▶ [Problem requirements] Your answer should be one number: how many lines of the records hold the string "starts".

▶ [Stored items from a collection]
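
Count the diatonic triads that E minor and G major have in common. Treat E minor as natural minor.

Diatonic triads of E minor (natural minor): E minor (i), F# diminished (ii°), G major (III), A minor (iv), B minor (v), C major (VI), D major (VII).
Diatonic triads of G major: G major (I), A minor (ii), B minor (iii), C major (IV), D major (V), E minor (vi), F# diminished (vii°).
Matching root and quality in both lists: E minor, F# diminished, G major, A minor, B minor, C major, D major.
That gives 7 common triads.

7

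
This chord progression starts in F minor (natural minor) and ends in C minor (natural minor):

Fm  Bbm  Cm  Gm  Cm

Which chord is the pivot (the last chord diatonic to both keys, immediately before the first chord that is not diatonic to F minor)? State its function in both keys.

Cm — v in F minor, i in C minor

Chords diatonic to F minor: Fm, Gdim, Ab, Bbm, Cm, Db, Eb.
Reading the progression, the first chord not in that set is Gm, so the modulation leaves F minor there.
The chord immediately before Gm is Cm, which is diatonic to both keys: v in F minor and i in C minor.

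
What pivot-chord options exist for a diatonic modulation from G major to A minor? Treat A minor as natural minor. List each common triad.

Triads in G major: G (I), Am (ii), Bm (iii), C (IV), D (V), Em (vi), F♯dim (vii°).
Triads in A minor (natural minor): Am (i), Bdim (ii°), C (III), Dm (iv), Em (v), F (VI), G (VII).
Shared triads with their functions: G (I in G major, VII in A minor); Am (ii in G major, i in A minor); C (IV in G major, III in A minor); Em (vi in G major, v in A minor).

G, Am, C, Em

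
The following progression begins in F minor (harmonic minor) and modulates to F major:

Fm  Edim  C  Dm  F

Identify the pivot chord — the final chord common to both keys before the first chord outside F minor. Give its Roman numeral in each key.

C — V in F minor, V in F major

Chords diatonic to F minor: Fm, Gdim, Abaug, Bbm, C, Db, Edim.
Reading the progression, the first chord not in that set is Dm, so the modulation leaves F minor there.
The chord immediately before Dm is C, which is diatonic to both keys: V in F minor and V in F major.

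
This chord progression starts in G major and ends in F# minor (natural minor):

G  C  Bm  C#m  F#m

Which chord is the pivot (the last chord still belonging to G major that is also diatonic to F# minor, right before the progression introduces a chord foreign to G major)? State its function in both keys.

Bm — iii in G major, iv in F# minor

Chords diatonic to G major: G, Am, Bm, C, D, Em, F#dim.
Reading the progression, the first chord not in that set is C#m, so the modulation leaves G major there.
The chord immediately before C#m is Bm, which is diatonic to both keys: iii in G major and iv in F# minor.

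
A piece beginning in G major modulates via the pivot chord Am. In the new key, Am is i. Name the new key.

The numeral i denotes a minor triad on scale degree 1. With A on degree 1, the tonic of the new key is A.
Degree 1 carries a minor triad in minor keys, so the destination is A minor.
Check: the diatonic triads of A minor (natural minor) are Am (i), Bdim (ii°), C (III), Dm (iv), Em (v), F (VI), G (VII) — Am is indeed i.

A minor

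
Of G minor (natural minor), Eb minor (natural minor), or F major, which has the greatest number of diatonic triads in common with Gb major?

Eb minor

Triads of Gb major: Gb major (I), Ab minor (ii), Bb minor (iii), Cb major (IV), Db major (V), Eb minor (vi), F diminished (vii°).
G minor (natural minor) shares 0: none.
Eb minor (natural minor) shares 7: Gb, Abm, Bbm, Cb, Db, Ebm, Fdim.
F major shares 0: none.
The most common triads (7) are shared with Eb minor.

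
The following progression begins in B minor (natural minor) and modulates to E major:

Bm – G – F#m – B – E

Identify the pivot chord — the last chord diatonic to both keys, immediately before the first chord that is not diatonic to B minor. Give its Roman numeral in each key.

Chords diatonic to B minor: Bm, C#dim, D, Em, F#m, G, A.
Reading the progression, the first chord not in that set is B, so the modulation leaves B minor there.
The chord immediately before B is F#m, which is diatonic to both keys: v in B minor and ii in E major.

F#m — v in B minor, ii in E major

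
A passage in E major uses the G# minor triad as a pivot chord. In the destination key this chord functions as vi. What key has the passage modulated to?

B major

The numeral vi denotes a minor triad on scale degree 6. With G# on degree 6, the tonic of the new key is B.
Degree 6 carries a minor triad in major keys, so the destination is B major.
Check: the diatonic triads of B major are B (I), C#m (ii), D#m (iii), E (IV), F# (V), G#m (vi), A#dim (vii°) — G# minor is indeed vi.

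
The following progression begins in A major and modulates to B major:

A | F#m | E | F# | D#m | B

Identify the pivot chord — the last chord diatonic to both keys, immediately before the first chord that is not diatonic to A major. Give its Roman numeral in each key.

E — V in A major, IV in B major

Chords diatonic to A major: A, Bm, C#m, D, E, F#m, G#dim.
Reading the progression, the first chord not in that set is F#, so the modulation leaves A major there.
The chord immediately before F# is E, which is diatonic to both keys: V in A major and IV in B major.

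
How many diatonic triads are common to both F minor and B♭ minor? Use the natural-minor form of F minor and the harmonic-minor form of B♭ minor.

1

Diatonic triads of F minor (natural minor): F minor (i), G diminished (ii°), A♭ major (III), B♭ minor (iv), C minor (v), D♭ major (VI), E♭ major (VII).
Diatonic triads of B♭ minor (harmonic minor): B♭ minor (i), C diminished (ii°), D♭ augmented (III+), E♭ minor (iv), F major (V), G♭ major (VI), A diminished (vii°).
Matching root and quality in both lists: B♭ minor.
That gives 1 common triad.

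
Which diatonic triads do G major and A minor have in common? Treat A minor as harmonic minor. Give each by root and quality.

Am

Triads in G major: G (I), Am (ii), Bm (iii), C (IV), D (V), Em (vi), F#dim (vii°).
Triads in A minor (harmonic minor): Am (i), Bdim (ii°), Caug (III+), Dm (iv), E (V), F (VI), G#dim (vii°).
Shared triads with their functions: Am (ii in G major, i in A minor).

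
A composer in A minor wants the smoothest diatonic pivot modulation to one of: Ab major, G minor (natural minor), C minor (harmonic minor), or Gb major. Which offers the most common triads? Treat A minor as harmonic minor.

G minor

Triads of A minor (harmonic minor): A minor (i), B diminished (ii°), C augmented (III+), D minor (iv), E major (V), F major (VI), G# diminished (vii°).
Ab major shares 0: none.
G minor (natural minor) shares 2: Dm, F.
C minor (harmonic minor) shares 1: Bdim.
Gb major shares 0: none.
The most common triads (2) are shared with G minor.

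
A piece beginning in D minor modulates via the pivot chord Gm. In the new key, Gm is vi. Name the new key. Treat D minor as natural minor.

The numeral vi denotes a minor triad on scale degree 6. With G on degree 6, the tonic of the new key is Bb.
Degree 6 carries a minor triad in major keys, so the destination is Bb major.
Check: the diatonic triads of Bb major are Bb (I), Cm (ii), Dm (iii), Eb (IV), F (V), Gm (vi), Adim (vii°) — Gm is indeed vi.

Bb major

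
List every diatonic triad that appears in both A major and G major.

Bm, D

Triads in A major: A (I), Bm (ii), C♯m (iii), D (IV), E (V), F♯m (vi), G♯dim (vii°).
Triads in G major: G (I), Am (ii), Bm (iii), C (IV), D (V), Em (vi), F♯dim (vii°).
Shared triads with their functions: Bm (ii in A major, iii in G major); D (IV in A major, V in G major).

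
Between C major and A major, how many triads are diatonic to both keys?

0

Diatonic triads of C major: C (I), Dm (ii), Em (iii), F (IV), G (V), Am (vi), Bdim (vii°).
Diatonic triads of A major: A (I), Bm (ii), C♯m (iii), D (IV), E (V), F♯m (vi), G♯dim (vii°).
No triad has the same root and quality in both keys.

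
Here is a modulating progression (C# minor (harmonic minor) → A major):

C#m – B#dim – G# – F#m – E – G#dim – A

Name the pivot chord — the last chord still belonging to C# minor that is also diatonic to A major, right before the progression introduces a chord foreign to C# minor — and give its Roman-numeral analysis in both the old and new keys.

F#m — iv in C# minor, vi in A major

Chords diatonic to C# minor: C#m, D#dim, Eaug, F#m, G#, A, B#dim.
Reading the progression, the first chord not in that set is E, so the modulation leaves C# minor there.
The chord immediately before E is F#m, which is diatonic to both keys: iv in C# minor and vi in A major.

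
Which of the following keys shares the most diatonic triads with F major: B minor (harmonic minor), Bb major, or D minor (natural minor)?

D minor

Triads of F major: F (I), Gm (ii), Am (iii), Bb (IV), C (V), Dm (vi), Edim (vii°).
B minor (harmonic minor) shares 0: none.
Bb major shares 4: F, Gm, Bb, Dm.
D minor (natural minor) shares 7: F, Gm, Am, Bb, C, Dm, Edim.
The most common triads (7) are shared with D minor.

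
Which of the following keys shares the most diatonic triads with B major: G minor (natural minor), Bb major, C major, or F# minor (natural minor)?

F# minor

Triads of B major: B major (I), C# minor (ii), D# minor (iii), E major (IV), F# major (V), G# minor (vi), A# diminished (vii°).
G minor (natural minor) shares 0: none.
Bb major shares 0: none.
C major shares 0: none.
F# minor (natural minor) shares 2: C#m, E.
The most common triads (2) are shared with F# minor.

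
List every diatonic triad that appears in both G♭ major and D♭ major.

G♭, B♭m, D♭, E♭m

Triads in G♭ major: G♭ (I), A♭m (ii), B♭m (iii), C♭ (IV), D♭ (V), E♭m (vi), Fdim (vii°).
Triads in D♭ major: D♭ (I), E♭m (ii), Fm (iii), G♭ (IV), A♭ (V), B♭m (vi), Cdim (vii°).
Shared triads with their functions: G♭ (I in G♭ major, IV in D♭ major); B♭m (iii in G♭ major, vi in D♭ major); D♭ (V in G♭ major, I in D♭ major); E♭m (vi in G♭ major, ii in D♭ major).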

▶ [Answer box] 2